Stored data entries
<<<<

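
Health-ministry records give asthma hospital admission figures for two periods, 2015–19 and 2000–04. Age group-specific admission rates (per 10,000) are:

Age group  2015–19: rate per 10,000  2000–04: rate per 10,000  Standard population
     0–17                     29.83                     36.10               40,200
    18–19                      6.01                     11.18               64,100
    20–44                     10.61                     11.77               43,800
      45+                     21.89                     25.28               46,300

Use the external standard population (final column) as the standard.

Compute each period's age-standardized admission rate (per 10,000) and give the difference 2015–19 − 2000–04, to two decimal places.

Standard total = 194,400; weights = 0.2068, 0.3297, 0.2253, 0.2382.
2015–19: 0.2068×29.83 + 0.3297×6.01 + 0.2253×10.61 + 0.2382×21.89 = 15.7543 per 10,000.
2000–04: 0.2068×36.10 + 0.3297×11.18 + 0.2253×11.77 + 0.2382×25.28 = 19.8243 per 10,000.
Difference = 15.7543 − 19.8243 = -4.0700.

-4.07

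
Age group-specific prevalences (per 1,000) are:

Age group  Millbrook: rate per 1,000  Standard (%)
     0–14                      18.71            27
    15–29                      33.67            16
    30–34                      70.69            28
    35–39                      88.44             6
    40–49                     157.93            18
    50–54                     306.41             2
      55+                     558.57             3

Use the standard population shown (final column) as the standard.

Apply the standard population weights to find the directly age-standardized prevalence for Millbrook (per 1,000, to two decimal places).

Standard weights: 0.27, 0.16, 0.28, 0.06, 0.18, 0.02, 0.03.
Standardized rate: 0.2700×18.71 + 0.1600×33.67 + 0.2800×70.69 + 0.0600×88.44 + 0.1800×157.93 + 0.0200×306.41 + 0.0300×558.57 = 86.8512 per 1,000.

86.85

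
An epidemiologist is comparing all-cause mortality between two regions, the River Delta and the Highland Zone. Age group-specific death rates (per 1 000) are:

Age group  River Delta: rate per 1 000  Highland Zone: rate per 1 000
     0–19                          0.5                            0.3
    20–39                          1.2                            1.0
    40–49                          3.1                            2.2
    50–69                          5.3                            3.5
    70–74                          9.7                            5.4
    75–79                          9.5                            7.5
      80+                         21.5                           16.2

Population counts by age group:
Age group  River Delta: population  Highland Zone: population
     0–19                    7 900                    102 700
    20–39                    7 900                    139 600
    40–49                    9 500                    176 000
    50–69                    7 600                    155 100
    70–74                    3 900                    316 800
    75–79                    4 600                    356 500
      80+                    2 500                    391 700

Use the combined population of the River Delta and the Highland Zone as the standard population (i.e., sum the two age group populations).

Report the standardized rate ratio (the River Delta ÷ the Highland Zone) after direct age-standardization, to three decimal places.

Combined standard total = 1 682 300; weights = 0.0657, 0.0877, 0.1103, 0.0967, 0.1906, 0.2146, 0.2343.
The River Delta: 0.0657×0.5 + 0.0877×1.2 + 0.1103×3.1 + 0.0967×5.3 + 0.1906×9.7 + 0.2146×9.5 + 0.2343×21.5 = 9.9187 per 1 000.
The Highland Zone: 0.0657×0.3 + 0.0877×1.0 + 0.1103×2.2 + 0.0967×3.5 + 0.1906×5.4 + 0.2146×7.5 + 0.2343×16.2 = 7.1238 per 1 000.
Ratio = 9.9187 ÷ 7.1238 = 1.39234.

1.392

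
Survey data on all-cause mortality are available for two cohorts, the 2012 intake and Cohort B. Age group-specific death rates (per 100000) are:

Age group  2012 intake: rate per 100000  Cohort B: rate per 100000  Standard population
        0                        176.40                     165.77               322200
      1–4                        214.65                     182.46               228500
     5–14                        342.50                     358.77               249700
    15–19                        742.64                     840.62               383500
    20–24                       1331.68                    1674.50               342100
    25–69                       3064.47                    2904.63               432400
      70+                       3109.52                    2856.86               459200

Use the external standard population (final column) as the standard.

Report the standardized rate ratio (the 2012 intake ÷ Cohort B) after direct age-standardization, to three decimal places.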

>>>>

YOUR TASK
Would you filter the records and copy out each line containing "rates"?

EXERCISE RESULT
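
Health-ministry records give asthma hospital admission figures for two periods, 2015–19 and 2000–04. Age group-specific admission rates (per 10,000) are:
An epidemiologist is comparing all-cause mortality between two regions, the River Delta and the Highland Zone. Age group-specific death rates (per 1 000) are:
Survey data on all-cause mortality are available for two cohorts, the 2012 intake and Cohort B. Age group-specific death rates (per 100000) are: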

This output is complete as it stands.